■ Exercise description: From the line containing "A root-finding iteration gave" down to the line containing "7 | 3.0953e-14 |" in the records below, reproduce every line exactly, ends included, and omit all others.

■ Working data:
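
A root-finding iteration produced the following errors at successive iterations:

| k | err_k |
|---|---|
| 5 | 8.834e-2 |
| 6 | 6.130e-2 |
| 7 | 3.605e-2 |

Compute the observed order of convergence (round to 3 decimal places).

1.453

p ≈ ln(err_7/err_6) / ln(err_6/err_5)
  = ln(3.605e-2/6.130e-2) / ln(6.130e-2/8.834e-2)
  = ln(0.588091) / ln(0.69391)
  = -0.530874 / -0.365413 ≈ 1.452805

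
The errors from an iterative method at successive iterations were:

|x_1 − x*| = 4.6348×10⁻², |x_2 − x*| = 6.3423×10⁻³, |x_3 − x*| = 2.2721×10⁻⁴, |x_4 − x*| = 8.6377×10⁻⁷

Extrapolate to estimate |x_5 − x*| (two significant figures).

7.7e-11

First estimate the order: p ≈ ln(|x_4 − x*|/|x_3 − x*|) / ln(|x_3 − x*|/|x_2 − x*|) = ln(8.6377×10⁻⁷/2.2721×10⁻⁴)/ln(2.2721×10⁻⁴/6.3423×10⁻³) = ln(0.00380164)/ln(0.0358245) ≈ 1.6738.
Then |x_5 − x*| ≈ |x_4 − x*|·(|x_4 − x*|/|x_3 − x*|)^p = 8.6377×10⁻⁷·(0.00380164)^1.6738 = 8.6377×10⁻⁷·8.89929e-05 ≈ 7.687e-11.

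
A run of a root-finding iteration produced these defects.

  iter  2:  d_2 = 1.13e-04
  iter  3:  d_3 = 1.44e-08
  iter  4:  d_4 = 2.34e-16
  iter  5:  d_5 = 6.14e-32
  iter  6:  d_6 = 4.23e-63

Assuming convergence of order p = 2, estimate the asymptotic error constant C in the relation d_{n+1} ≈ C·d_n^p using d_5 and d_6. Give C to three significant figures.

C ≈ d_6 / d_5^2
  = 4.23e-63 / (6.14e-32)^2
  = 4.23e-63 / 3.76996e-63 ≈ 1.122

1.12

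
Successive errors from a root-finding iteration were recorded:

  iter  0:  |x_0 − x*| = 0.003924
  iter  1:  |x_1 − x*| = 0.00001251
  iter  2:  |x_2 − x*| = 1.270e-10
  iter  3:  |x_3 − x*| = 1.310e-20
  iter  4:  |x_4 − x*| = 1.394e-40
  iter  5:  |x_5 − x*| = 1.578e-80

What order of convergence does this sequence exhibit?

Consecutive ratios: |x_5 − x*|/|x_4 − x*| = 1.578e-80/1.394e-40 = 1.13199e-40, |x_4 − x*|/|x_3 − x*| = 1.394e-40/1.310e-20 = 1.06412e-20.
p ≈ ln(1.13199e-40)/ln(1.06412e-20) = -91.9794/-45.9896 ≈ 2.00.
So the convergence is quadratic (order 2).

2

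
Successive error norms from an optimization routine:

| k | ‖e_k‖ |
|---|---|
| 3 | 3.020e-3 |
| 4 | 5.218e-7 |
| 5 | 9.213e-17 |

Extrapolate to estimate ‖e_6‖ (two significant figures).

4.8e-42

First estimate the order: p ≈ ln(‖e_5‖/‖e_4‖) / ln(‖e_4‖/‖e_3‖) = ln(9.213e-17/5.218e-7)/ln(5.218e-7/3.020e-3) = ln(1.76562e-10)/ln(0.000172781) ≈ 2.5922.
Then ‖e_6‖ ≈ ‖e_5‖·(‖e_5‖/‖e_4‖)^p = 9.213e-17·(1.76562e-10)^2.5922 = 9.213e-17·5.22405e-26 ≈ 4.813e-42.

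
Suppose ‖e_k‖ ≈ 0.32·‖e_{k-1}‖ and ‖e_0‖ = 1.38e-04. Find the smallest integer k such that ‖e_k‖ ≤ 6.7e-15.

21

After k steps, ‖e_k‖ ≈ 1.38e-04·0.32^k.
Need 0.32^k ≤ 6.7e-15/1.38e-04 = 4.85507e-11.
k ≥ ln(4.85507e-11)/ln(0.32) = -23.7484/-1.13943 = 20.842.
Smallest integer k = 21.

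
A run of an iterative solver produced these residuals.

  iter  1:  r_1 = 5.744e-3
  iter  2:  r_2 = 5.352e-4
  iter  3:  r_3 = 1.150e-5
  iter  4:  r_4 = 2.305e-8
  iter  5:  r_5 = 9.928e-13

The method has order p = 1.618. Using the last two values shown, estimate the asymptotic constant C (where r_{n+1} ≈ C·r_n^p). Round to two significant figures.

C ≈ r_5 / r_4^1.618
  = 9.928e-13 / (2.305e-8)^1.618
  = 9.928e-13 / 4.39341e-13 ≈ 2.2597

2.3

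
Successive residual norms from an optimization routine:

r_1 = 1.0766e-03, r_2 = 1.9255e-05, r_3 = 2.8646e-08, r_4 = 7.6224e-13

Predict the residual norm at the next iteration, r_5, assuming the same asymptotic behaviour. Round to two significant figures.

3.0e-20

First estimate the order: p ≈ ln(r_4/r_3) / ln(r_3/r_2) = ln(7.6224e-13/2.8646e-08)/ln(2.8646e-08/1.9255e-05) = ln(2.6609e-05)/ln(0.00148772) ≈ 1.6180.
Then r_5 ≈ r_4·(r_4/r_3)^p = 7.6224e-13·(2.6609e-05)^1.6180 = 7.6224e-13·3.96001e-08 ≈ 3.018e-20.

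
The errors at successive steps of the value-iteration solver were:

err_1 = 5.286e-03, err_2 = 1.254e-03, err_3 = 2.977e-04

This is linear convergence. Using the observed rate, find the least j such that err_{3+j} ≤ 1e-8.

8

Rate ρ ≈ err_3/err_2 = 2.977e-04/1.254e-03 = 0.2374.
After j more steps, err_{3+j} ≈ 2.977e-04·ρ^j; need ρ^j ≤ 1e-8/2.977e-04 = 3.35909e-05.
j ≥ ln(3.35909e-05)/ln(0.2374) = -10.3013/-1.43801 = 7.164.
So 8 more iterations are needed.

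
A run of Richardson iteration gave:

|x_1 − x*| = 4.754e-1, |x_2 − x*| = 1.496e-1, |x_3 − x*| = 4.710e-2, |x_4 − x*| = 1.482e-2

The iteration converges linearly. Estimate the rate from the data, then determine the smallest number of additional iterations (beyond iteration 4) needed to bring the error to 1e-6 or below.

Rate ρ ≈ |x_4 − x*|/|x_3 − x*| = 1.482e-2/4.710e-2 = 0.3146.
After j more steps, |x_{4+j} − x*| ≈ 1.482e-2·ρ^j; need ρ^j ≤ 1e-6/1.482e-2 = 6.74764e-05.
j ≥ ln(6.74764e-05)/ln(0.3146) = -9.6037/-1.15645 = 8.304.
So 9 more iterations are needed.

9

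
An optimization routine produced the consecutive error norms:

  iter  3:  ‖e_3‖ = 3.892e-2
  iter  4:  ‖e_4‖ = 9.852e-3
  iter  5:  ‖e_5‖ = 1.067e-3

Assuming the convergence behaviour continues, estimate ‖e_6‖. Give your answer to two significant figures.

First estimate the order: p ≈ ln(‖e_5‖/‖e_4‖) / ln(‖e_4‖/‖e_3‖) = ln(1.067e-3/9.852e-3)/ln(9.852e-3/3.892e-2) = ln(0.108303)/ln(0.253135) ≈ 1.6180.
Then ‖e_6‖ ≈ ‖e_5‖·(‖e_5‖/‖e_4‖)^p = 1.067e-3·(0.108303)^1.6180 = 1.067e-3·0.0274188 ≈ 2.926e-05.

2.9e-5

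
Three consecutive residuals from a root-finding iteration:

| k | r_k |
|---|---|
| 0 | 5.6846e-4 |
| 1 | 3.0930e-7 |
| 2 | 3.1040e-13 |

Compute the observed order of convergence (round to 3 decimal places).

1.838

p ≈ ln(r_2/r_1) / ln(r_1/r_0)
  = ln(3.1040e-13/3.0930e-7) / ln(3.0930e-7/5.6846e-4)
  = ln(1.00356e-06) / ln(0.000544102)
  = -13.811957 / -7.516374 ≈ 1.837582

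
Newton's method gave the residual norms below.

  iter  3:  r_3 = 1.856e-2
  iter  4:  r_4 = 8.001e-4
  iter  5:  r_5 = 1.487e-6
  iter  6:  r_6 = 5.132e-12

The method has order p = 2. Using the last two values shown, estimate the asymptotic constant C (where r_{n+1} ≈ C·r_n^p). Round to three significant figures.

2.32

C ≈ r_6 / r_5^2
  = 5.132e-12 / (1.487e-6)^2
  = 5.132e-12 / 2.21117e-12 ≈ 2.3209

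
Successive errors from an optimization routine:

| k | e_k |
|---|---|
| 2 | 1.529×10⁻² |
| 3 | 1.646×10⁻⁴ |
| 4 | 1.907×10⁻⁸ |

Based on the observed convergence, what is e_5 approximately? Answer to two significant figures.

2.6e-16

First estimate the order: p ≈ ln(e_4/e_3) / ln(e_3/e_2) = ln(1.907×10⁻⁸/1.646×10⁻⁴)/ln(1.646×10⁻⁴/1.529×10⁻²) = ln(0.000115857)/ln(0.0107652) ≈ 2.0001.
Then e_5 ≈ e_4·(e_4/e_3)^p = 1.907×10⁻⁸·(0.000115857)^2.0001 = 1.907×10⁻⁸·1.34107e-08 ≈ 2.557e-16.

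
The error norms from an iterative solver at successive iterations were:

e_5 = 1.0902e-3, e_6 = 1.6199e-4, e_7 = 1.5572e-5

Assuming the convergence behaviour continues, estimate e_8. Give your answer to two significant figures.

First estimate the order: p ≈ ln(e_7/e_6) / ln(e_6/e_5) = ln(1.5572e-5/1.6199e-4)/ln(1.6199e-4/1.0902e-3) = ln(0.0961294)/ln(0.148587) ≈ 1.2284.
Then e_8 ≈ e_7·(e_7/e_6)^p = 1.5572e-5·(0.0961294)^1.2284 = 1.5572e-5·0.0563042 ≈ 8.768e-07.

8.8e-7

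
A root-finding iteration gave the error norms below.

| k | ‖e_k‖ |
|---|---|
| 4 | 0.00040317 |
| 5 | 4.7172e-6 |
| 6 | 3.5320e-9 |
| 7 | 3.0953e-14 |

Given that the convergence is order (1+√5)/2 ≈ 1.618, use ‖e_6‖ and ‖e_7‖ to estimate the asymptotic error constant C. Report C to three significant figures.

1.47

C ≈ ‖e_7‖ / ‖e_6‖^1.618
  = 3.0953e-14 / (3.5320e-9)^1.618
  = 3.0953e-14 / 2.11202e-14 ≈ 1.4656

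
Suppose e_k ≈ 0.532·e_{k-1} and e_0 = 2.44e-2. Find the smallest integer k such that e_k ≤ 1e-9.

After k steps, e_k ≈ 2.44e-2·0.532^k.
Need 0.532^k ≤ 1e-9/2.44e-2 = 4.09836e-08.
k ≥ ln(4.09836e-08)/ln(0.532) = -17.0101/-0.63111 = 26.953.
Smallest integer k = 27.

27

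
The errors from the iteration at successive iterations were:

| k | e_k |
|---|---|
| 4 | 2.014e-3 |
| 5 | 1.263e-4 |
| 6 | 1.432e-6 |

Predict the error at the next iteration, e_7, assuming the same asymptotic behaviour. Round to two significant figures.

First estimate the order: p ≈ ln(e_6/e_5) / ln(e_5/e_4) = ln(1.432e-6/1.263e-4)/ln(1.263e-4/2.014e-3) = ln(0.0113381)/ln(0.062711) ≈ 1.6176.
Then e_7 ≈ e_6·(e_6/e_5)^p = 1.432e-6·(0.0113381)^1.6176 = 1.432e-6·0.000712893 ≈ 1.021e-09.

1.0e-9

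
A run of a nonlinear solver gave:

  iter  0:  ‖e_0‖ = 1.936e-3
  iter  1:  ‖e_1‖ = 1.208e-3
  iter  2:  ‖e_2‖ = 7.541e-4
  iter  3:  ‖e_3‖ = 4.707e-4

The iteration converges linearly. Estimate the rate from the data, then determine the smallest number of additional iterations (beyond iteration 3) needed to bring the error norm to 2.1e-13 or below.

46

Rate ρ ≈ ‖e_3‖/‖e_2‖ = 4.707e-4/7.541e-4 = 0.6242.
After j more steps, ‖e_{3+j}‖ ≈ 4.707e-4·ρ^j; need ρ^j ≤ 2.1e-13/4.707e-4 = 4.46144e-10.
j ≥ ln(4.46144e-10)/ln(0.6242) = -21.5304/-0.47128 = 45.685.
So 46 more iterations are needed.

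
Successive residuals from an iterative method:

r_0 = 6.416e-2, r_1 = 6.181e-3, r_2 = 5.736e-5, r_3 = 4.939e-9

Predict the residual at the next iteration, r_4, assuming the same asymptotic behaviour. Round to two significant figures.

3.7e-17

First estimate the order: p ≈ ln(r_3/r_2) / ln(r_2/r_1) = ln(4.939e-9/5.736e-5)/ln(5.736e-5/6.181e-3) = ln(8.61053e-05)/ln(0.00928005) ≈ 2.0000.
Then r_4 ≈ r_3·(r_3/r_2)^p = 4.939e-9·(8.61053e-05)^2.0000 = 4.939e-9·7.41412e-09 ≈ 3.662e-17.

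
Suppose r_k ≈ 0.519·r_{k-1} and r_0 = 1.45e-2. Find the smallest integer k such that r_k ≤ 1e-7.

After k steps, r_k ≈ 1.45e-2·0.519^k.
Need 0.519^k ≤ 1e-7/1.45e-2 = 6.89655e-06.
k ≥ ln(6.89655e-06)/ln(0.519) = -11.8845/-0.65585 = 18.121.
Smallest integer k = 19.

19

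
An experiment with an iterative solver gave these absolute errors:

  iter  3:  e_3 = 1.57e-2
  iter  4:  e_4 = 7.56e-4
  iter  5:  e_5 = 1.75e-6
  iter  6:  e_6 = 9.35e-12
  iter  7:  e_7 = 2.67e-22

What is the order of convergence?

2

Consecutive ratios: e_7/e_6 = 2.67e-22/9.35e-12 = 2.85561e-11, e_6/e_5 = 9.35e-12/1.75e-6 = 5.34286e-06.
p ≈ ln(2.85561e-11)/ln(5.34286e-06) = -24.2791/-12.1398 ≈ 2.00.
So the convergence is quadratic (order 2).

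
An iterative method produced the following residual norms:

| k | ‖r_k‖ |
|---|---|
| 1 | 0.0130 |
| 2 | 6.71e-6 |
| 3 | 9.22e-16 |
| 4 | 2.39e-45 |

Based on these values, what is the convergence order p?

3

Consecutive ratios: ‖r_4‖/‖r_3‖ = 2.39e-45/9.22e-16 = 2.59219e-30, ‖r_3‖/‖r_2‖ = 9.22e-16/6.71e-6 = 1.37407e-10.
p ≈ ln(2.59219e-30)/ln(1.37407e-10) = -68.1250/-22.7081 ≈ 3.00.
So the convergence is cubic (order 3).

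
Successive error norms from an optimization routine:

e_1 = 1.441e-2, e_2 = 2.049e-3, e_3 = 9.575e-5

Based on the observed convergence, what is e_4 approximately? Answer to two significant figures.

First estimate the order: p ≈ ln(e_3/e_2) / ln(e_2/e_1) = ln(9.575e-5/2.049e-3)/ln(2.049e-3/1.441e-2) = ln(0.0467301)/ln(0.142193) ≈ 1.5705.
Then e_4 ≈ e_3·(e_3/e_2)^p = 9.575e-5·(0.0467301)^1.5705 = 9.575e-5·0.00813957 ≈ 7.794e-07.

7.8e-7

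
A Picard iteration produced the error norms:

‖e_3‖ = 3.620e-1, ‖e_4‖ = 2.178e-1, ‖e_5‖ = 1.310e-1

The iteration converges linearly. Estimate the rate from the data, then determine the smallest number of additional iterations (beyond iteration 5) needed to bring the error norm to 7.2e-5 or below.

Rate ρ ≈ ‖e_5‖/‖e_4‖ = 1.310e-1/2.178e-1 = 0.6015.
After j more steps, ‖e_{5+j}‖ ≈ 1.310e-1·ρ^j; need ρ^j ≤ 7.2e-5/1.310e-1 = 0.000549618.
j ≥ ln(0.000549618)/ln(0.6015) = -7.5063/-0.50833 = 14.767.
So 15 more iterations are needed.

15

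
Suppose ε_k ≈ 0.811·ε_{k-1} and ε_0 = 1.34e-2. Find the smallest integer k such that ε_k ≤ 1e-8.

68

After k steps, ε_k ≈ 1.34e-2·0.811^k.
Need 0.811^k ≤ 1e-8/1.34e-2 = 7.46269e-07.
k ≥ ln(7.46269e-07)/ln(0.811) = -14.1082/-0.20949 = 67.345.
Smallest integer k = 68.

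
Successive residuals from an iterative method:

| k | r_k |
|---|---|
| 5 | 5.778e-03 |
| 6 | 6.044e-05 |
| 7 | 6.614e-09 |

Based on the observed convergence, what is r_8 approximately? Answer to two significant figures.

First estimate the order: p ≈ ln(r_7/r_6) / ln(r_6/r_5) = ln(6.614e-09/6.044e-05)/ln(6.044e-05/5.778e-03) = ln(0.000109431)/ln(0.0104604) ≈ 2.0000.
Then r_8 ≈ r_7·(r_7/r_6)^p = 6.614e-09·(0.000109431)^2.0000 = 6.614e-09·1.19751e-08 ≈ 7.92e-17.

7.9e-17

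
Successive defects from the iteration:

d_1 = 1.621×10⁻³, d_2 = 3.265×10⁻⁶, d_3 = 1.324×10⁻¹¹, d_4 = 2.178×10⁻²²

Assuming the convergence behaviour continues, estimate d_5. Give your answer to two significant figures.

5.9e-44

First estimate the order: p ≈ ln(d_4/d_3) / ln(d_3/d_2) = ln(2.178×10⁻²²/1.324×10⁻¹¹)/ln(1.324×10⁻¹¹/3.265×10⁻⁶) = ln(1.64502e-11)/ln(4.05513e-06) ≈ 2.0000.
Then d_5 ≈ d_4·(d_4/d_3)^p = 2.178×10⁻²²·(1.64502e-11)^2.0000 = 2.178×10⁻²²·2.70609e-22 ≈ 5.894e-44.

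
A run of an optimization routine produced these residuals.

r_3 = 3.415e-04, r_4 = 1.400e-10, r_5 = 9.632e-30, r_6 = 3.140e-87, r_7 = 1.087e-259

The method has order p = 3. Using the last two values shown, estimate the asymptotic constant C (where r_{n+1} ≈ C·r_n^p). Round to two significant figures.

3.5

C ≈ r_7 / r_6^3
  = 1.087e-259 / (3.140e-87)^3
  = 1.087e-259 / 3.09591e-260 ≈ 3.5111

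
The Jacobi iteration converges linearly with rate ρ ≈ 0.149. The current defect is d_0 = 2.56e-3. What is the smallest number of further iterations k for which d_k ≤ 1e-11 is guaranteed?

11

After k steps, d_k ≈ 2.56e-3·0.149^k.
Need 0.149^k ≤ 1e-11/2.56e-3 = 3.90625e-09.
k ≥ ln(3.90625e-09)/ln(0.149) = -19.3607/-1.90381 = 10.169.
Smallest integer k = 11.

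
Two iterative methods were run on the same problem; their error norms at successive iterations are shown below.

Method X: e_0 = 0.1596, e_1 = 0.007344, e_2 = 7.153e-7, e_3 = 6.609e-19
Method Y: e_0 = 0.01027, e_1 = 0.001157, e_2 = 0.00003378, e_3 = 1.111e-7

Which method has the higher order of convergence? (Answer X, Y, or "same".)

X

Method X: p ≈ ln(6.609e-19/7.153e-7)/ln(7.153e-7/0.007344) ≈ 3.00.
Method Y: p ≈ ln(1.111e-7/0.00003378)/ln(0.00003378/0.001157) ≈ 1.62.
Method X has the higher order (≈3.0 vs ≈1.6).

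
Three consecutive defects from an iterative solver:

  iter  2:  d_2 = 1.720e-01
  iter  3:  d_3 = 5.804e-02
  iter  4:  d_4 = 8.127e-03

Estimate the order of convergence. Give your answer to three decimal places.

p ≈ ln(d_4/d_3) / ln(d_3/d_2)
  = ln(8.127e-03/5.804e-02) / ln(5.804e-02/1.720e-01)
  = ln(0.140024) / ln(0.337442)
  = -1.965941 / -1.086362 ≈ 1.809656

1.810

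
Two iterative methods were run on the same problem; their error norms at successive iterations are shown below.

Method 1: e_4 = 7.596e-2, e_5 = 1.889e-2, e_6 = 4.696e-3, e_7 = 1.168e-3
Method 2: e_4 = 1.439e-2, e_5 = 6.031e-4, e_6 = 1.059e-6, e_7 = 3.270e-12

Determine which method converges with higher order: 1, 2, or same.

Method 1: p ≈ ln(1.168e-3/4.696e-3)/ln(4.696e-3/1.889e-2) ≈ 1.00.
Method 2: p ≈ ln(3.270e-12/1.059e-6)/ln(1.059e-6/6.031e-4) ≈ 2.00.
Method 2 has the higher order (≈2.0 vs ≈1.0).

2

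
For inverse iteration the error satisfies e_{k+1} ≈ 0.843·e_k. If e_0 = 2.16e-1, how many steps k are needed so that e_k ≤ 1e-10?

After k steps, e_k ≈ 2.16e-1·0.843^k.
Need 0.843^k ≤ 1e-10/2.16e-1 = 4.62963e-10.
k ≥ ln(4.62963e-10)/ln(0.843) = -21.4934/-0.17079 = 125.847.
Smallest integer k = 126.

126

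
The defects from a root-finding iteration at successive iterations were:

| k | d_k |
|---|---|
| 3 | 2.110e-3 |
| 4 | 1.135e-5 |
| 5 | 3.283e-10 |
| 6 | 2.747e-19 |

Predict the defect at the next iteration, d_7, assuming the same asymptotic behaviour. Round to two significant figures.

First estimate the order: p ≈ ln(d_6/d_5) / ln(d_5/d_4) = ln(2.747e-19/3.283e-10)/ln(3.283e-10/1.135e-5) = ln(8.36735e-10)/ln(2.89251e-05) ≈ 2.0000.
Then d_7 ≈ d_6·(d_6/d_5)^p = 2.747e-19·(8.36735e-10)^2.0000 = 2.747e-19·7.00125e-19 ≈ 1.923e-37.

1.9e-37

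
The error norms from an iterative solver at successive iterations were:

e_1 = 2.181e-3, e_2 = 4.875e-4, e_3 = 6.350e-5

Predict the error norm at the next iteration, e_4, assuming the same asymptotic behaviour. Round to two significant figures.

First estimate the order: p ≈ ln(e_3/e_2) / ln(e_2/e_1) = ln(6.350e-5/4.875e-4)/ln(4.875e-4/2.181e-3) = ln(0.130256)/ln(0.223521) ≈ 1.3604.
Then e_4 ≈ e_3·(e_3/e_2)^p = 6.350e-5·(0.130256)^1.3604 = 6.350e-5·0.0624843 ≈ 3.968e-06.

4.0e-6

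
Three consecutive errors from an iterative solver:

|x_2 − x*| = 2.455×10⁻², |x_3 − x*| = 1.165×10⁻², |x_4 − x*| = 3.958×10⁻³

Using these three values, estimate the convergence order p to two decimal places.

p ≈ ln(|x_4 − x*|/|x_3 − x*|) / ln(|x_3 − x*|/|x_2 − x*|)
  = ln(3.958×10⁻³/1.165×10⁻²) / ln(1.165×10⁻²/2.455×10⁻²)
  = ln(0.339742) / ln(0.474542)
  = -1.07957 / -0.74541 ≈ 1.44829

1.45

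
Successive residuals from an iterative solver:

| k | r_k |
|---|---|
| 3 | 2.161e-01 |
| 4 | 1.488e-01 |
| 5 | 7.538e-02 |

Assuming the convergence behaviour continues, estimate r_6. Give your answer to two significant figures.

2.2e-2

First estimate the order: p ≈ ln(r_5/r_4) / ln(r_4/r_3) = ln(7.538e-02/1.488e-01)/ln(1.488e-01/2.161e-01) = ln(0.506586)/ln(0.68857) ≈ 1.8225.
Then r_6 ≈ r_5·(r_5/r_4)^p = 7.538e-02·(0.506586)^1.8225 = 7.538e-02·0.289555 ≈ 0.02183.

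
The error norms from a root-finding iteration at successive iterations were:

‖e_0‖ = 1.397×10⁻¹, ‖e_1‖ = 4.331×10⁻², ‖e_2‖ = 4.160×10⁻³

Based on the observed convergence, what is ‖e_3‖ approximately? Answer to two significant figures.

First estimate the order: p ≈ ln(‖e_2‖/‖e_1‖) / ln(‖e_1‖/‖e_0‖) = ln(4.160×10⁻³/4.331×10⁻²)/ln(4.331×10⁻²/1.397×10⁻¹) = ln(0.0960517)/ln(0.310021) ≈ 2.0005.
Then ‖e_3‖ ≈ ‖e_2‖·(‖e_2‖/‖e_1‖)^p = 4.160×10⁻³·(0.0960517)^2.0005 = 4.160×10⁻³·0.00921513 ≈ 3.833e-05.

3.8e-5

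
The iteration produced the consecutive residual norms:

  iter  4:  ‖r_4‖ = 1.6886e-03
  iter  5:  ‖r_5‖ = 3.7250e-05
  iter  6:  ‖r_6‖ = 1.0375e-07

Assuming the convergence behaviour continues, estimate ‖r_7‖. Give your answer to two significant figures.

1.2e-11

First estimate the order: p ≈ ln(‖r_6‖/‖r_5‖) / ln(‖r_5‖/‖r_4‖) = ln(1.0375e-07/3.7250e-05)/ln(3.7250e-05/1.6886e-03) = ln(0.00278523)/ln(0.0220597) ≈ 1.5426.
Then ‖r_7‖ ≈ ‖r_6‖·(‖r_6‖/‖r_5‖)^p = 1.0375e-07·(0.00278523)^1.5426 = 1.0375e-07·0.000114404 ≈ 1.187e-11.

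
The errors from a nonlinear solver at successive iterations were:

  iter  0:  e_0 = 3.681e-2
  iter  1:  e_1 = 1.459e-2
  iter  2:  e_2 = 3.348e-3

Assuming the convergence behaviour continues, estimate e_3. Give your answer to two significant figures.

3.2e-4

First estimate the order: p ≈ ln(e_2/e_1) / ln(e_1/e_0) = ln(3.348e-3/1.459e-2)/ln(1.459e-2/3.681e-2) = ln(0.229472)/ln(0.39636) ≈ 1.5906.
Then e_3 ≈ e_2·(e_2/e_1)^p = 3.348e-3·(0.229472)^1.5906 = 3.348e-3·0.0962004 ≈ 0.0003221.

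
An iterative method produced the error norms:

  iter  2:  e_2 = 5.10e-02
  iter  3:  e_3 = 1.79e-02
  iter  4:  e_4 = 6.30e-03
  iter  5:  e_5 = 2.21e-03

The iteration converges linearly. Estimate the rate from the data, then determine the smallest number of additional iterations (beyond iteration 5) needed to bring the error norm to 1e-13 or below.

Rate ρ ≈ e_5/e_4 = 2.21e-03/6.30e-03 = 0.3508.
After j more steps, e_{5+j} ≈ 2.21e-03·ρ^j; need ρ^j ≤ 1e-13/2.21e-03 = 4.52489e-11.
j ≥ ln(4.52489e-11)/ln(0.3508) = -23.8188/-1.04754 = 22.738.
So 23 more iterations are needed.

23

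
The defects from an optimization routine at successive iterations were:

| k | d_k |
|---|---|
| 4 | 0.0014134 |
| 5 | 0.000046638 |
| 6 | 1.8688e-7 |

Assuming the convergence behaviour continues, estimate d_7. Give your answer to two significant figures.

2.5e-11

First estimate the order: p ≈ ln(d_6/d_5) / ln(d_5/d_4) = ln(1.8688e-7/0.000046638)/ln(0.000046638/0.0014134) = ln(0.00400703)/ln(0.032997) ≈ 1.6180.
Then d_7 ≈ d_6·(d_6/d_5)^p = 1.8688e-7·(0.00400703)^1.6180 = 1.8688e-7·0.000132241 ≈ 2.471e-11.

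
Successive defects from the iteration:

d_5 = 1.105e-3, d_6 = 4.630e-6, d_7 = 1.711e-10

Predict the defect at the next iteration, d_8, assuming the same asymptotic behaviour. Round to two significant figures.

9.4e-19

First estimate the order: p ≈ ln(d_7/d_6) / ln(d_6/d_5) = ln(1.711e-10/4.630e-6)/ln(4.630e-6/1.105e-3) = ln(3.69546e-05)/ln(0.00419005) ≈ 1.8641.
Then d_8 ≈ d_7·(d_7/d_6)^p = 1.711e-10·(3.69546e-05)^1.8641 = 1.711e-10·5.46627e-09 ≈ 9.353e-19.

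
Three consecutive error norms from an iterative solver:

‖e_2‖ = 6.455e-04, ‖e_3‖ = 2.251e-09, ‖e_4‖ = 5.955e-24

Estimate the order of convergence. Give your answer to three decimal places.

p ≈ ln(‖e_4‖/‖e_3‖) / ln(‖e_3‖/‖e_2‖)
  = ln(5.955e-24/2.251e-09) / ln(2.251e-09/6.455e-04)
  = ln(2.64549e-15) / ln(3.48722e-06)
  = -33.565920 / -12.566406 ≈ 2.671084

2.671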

■ Your response:
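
A root-finding iteration gave the error norms below.

| k | ‖e_k‖ |
|---|---|
| 4 | 0.00040317 |
| 5 | 4.7172e-6 |
| 6 | 3.5320e-9 |
| 7 | 3.0953e-14 |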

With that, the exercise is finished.